Saved entries
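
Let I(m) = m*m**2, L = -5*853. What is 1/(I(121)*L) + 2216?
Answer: 16743448185639/7555707665 ≈ 2216.0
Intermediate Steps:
L = -4265
I(m) = m**3
1/(I(121)*L) + 2216 = 1/(121**3*(-4265)) + 2216 = -1/4265/1771561 + 2216 = (1/1771561)*(-1/4265) + 2216 = -1/7555707665 + 2216 = 16743448185639/7555707665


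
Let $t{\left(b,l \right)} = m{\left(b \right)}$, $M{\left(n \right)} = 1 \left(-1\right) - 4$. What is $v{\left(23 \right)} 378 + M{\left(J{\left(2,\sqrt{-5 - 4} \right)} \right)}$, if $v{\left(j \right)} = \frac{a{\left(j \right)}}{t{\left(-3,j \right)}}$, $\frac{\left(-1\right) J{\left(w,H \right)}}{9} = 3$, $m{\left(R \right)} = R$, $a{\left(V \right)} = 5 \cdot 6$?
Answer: $-3785$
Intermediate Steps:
$a{\left(V \right)} = 30$
$J{\left(w,H \right)} = -27$ ($J{\left(w,H \right)} = \left(-9\right) 3 = -27$)
$M{\left(n \right)} = -5$ ($M{\left(n \right)} = -1 - 4 = -5$)
$t{\left(b,l \right)} = b$
$v{\left(j \right)} = -10$ ($v{\left(j \right)} = \frac{30}{-3} = 30 \left(- \frac{1}{3}\right) = -10$)
$v{\left(23 \right)} 378 + M{\left(J{\left(2,\sqrt{-5 - 4} \right)} \right)} = \left(-10\right) 378 - 5 = -3780 - 5 = -3785$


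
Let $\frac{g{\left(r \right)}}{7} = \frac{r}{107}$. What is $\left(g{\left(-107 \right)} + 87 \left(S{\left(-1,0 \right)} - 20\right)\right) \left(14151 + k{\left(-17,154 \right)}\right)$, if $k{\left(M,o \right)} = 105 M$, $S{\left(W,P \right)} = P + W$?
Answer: $-22679244$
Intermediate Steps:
$g{\left(r \right)} = \frac{7 r}{107}$ ($g{\left(r \right)} = 7 \frac{r}{107} = \frac{7 r}{107}$)
$\left(g{\left(-107 \right)} + 87 \left(S{\left(-1,0 \right)} - 20\right)\right) \left(14151 + k{\left(-17,154 \right)}\right) = \left(\frac{7}{107} \left(-107\right) + 87 \left(\left(0 - 1\right) - 20\right)\right) \left(14151 + 105 \left(-17\right)\right) = \left(-7 + 87 \left(-1 - 20\right)\right) \left(14151 - 1785\right) = \left(-7 + 87 \left(-21\right)\right) 12366 = \left(-7 - 1827\right) 12366 = \left(-1834\right) 12366 = -22679244$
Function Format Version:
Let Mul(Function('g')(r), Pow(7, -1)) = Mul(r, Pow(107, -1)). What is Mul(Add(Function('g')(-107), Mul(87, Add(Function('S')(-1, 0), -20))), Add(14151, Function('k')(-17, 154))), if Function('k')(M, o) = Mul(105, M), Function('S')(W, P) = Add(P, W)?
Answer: -22679244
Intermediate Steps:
Function('g')(r) = Mul(Rational(7, 107), r) (Function('g')(r) = Mul(7, Mul(r, Pow(107, -1))) = Mul(7, Mul(r, Rational(1, 107))) = Mul(7, Mul(Rational(1, 107), r)) = Mul(Rational(7, 107), r))
Mul(Add(Function('g')(-107), Mul(87, Add(Function('S')(-1, 0), -20))), Add(14151, Function('k')(-17, 154))) = Mul(Add(Mul(Rational(7, 107), -107), Mul(87, Add(Add(0, -1), -20))), Add(14151, Mul(105, -17))) = Mul(Add(-7, Mul(87, Add(-1, -20))), Add(14151, -1785)) = Mul(Add(-7, Mul(87, -21)), 12366) = Mul(Add(-7, -1827), 12366) = Mul(-1834, 12366) = -22679244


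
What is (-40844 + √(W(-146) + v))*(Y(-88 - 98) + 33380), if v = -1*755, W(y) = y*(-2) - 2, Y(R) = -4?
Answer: -1363209344 + 33376*I*√465 ≈ -1.3632e+9 + 7.1972e+5*I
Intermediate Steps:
W(y) = -2 - 2*y (W(y) = -2*y - 2 = -2 - 2*y)
v = -755
(-40844 + √(W(-146) + v))*(Y(-88 - 98) + 33380) = (-40844 + √((-2 - 2*(-146)) - 755))*(-4 + 33380) = (-40844 + √((-2 + 292) - 755))*33376 = (-40844 + √(290 - 755))*33376 = (-40844 + √(-465))*33376 = (-40844 + I*√465)*33376 = -1363209344 + 33376*I*√465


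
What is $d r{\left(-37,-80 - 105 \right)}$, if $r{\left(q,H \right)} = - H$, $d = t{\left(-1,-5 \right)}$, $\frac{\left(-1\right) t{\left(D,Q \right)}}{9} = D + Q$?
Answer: $9990$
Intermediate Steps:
$t{\left(D,Q \right)} = - 9 D - 9 Q$ ($t{\left(D,Q \right)} = - 9 \left(D + Q\right) = - 9 D - 9 Q$)
$d = 54$ ($d = \left(-9\right) \left(-1\right) - -45 = 9 + 45 = 54$)
$d r{\left(-37,-80 - 105 \right)} = 54 \left(- (-80 - 105)\right) = 54 \left(\left(-1\right) \left(-185\right)\right) = 54 \cdot 185 = 9990$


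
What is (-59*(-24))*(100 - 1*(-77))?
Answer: 250632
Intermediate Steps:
(-59*(-24))*(100 - 1*(-77)) = 1416*(100 + 77) = 1416*177 = 250632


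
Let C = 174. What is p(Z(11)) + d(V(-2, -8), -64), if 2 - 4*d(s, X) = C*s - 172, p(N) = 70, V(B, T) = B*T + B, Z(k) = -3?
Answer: -991/2 ≈ -495.50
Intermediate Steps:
V(B, T) = B + B*T
d(s, X) = 87/2 - 87*s/2 (d(s, X) = ½ - (174*s - 172)/4 = ½ - (-172 + 174*s)/4 = ½ + (43 - 87*s/2) = 87/2 - 87*s/2)
p(Z(11)) + d(V(-2, -8), -64) = 70 + (87/2 - (-87)*(1 - 8)) = 70 + (87/2 - (-87)*(-7)) = 70 + (87/2 - 87/2*14) = 70 + (87/2 - 609) = 70 - 1131/2 = -991/2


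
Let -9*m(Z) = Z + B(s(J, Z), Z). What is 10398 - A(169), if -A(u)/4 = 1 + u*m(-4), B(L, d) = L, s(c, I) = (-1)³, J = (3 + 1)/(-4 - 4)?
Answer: 96998/9 ≈ 10778.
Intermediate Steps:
J = -½ (J = 4/(-8) = 4*(-⅛) = -½ ≈ -0.50000)
s(c, I) = -1
m(Z) = ⅑ - Z/9 (m(Z) = -(Z - 1)/9 = -(-1 + Z)/9 = ⅑ - Z/9)
A(u) = -4 - 20*u/9 (A(u) = -4*(1 + u*(⅑ - ⅑*(-4))) = -4*(1 + u*(⅑ + 4/9)) = -4*(1 + u*(5/9)) = -4*(1 + 5*u/9) = -4 - 20*u/9)
10398 - A(169) = 10398 - (-4 - 20/9*169) = 10398 - (-4 - 3380/9) = 10398 - 1*(-3416/9) = 10398 + 3416/9 = 96998/9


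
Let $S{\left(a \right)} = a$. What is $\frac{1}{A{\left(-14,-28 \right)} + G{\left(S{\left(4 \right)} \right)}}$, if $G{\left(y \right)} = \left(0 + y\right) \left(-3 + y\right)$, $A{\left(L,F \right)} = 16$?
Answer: $\frac{1}{20} \approx 0.05$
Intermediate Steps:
$G{\left(y \right)} = y \left(-3 + y\right)$
$\frac{1}{A{\left(-14,-28 \right)} + G{\left(S{\left(4 \right)} \right)}} = \frac{1}{16 + 4 \left(-3 + 4\right)} = \frac{1}{16 + 4 \cdot 1} = \frac{1}{16 + 4} = \frac{1}{20}$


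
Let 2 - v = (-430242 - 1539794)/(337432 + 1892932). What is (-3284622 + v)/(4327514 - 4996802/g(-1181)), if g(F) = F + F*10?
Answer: -23792679486321801/31349846490157016 ≈ -0.75894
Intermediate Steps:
v = 1607691/557591 (v = 2 - (-430242 - 1539794)/(337432 + 1892932) = 2 - (-1970036)/2230364 = 2 - 1*(-492509/557591) = 2 + 492509/557591 = 1607691/557591 ≈ 2.8833)
g(F) = 11*F (g(F) = F + 10*F = 11*F)
(-3284622 + v)/(4327514 - 4996802/g(-1181)) = (-3284622 + 1607691/557591)/(4327514 - 4996802/(11*(-1181))) = -1831474057911/(557591*(4327514 - 4996802/(-12991))) = -1831474057911/(557591*(4327514 - 4996802*(-1/12991))) = -1831474057911/(557591*(4327514 + 4996802/12991)) = -1831474057911/(557591*56223731176/12991) = -1831474057911/557591*12991/56223731176 = -23792679486321801/31349846490157016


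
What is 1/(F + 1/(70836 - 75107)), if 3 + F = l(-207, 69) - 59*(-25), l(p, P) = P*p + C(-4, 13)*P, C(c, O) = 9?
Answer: -4271/52063491 ≈ -8.2035e-5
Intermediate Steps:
l(p, P) = 9*P + P*p (l(p, P) = P*p + 9*P = 9*P + P*p)
F = -12190 (F = -3 + (69*(9 - 207) - 59*(-25)) = -3 + (69*(-198) + 1475) = -3 + (-13662 + 1475) = -3 - 12187 = -12190)
1/(F + 1/(70836 - 75107)) = 1/(-12190 + 1/(70836 - 75107)) = 1/(-12190 + 1/(-4271)) = 1/(-12190 - 1/4271) = 1/(-52063491/4271) = -4271/52063491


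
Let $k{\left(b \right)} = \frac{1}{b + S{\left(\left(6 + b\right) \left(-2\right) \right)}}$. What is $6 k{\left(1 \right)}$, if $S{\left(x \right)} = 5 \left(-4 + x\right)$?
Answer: $- \frac{6}{89} \approx -0.067416$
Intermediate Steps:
$S{\left(x \right)} = -20 + 5 x$
$k{\left(b \right)} = \frac{1}{-80 - 9 b}$ ($k{\left(b \right)} = \frac{1}{b + \left(-20 + 5 \left(6 + b\right) \left(-2\right)\right)} = \frac{1}{b + \left(-20 + 5 \left(-12 - 2 b\right)\right)} = \frac{1}{b - \left(80 + 10 b\right)} = \frac{1}{-80 - 9 b}$)
$6 k{\left(1 \right)} = 6 \left(- \frac{1}{80 + 9 \cdot 1}\right) = 6 \left(- \frac{1}{80 + 9}\right) = 6 \left(- \frac{1}{89}\right) = - \frac{6}{89}$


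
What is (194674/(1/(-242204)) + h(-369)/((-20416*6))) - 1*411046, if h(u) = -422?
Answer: -2887918690732205/61248 ≈ -4.7151e+10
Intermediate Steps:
(194674/(1/(-242204)) + h(-369)/((-20416*6))) - 1*411046 = (194674/(1/(-242204)) - 422/((-20416*6))) - 1*411046 = (194674/(-1/242204) - 422/(-122496)) - 411046 = (194674*(-242204) - 422*(-1/122496)) - 411046 = (-47150821496 + 211/61248) - 411046 = -2887893514986797/61248 - 411046 = -2887918690732205/61248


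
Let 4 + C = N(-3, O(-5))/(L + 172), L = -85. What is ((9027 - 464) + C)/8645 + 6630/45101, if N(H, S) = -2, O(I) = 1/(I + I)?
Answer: 324118699/285051585 ≈ 1.1371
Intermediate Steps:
O(I) = 1/(2*I)
C = -350/87 (C = -4 - 2/(-85 + 172) = -4 - 2/87 = -350/87 ≈ -4.0230)
((9027 - 464) + C)/8645 + 6630/45101 = ((9027 - 464) - 350/87)/8645 + 6630/45101 = (8563 - 350/87)*(1/8645) + 6630*(1/45101) = (744631/87)*(1/8645) + 390/2653 = 744631/752115 + 390/2653 = 324118699/285051585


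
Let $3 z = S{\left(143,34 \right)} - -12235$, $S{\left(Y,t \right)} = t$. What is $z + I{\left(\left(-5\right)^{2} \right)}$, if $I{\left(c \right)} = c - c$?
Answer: $\frac{12269}{3} \approx 4089.7$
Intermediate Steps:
$I{\left(c \right)} = 0$
$z = \frac{12269}{3}$ ($z = \frac{34 - -12235}{3} = \frac{34 + 12235}{3} = \frac{1}{3} \cdot 12269 = \frac{12269}{3} \approx 4089.7$)
$z + I{\left(\left(-5\right)^{2} \right)} = \frac{12269}{3} + 0 = \frac{12269}{3}$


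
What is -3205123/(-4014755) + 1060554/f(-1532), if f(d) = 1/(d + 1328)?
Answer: -868604349545957/4014755 ≈ -2.1635e+8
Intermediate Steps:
f(d) = 1/(1328 + d)
-3205123/(-4014755) + 1060554/f(-1532) = -3205123/(-4014755) + 1060554/(1/(1328 - 1532)) = -3205123*(-1/4014755) + 1060554/(1/(-204)) = 3205123/4014755 + 1060554/(-1/204) = 3205123/4014755 + 1060554*(-204) = 3205123/4014755 - 216353016 = -868604349545957/4014755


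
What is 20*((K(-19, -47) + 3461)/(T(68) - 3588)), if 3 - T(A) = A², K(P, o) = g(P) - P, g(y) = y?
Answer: -69220/8209 ≈ -8.4322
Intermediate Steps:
K(P, o) = 0 (K(P, o) = P - P = 0)
T(A) = 3 - A²
20*((K(-19, -47) + 3461)/(T(68) - 3588)) = 20*((0 + 3461)/((3 - 1*68²) - 3588)) = 20*(3461/((3 - 1*4624) - 3588)) = 20*(3461/((3 - 4624) - 3588)) = 20*(3461/(-4621 - 3588)) = 20*(3461/(-8209)) = 20*(3461*(-1/8209)) = 20*(-3461/8209) = -69220/8209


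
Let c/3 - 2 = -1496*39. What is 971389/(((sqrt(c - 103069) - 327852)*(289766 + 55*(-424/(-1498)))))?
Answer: -13251966555254/1296095098083137867 - 727570361*I*sqrt(278095)/23329711765496481606 ≈ -1.0225e-5 - 1.6446e-8*I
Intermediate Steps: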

# Brief:
Could you retype exactly the lines from the first one of the records through the line containing "Answer: -22679244", both included, and nothing more?

# Problem solution:
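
Let I(m) = m*m**2, L = -5*853. What is 1/(I(121)*L) + 2216?
Answer: 16743448185639/7555707665 ≈ 2216.0
Intermediate Steps:
L = -4265
I(m) = m**3
1/(I(121)*L) + 2216 = 1/(121**3*(-4265)) + 2216 = -1/4265/1771561 + 2216 = (1/1771561)*(-1/4265) + 2216 = -1/7555707665 + 2216 = 16743448185639/7555707665


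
Let $t{\left(b,l \right)} = m{\left(b \right)}$, $M{\left(n \right)} = 1 \left(-1\right) - 4$. What is $v{\left(23 \right)} 378 + M{\left(J{\left(2,\sqrt{-5 - 4} \right)} \right)}$, if $v{\left(j \right)} = \frac{a{\left(j \right)}}{t{\left(-3,j \right)}}$, $\frac{\left(-1\right) J{\left(w,H \right)}}{9} = 3$, $m{\left(R \right)} = R$, $a{\left(V \right)} = 5 \cdot 6$?
Answer: $-3785$
Intermediate Steps:
$a{\left(V \right)} = 30$
$J{\left(w,H \right)} = -27$ ($J{\left(w,H \right)} = \left(-9\right) 3 = -27$)
$M{\left(n \right)} = -5$ ($M{\left(n \right)} = -1 - 4 = -5$)
$t{\left(b,l \right)} = b$
$v{\left(j \right)} = -10$ ($v{\left(j \right)} = \frac{30}{-3} = 30 \left(- \frac{1}{3}\right) = -10$)
$v{\left(23 \right)} 378 + M{\left(J{\left(2,\sqrt{-5 - 4} \right)} \right)} = \left(-10\right) 378 - 5 = -3780 - 5 = -3785$


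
Let $\frac{g{\left(r \right)}}{7} = \frac{r}{107}$. What is $\left(g{\left(-107 \right)} + 87 \left(S{\left(-1,0 \right)} - 20\right)\right) \left(14151 + k{\left(-17,154 \right)}\right)$, if $k{\left(M,o \right)} = 105 M$, $S{\left(W,P \right)} = P + W$?
Answer: $-22679244$
Intermediate Steps:
$g{\left(r \right)} = \frac{7 r}{107}$ ($g{\left(r \right)} = 7 \frac{r}{107} = \frac{7 r}{107}$)
$\left(g{\left(-107 \right)} + 87 \left(S{\left(-1,0 \right)} - 20\right)\right) \left(14151 + k{\left(-17,154 \right)}\right) = \left(\frac{7}{107} \left(-107\right) + 87 \left(\left(0 - 1\right) - 20\right)\right) \left(14151 + 105 \left(-17\right)\right) = \left(-7 + 87 \left(-1 - 20\right)\right) \left(14151 - 1785\right) = \left(-7 + 87 \left(-21\right)\right) 12366 = \left(-7 - 1827\right) 12366 = \left(-1834\right) 12366 = -22679244$
Function Format Version:
Let Mul(Function('g')(r), Pow(7, -1)) = Mul(r, Pow(107, -1)). What is Mul(Add(Function('g')(-107), Mul(87, Add(Function('S')(-1, 0), -20))), Add(14151, Function('k')(-17, 154))), if Function('k')(M, o) = Mul(105, M), Function('S')(W, P) = Add(P, W)?
Answer: -22679244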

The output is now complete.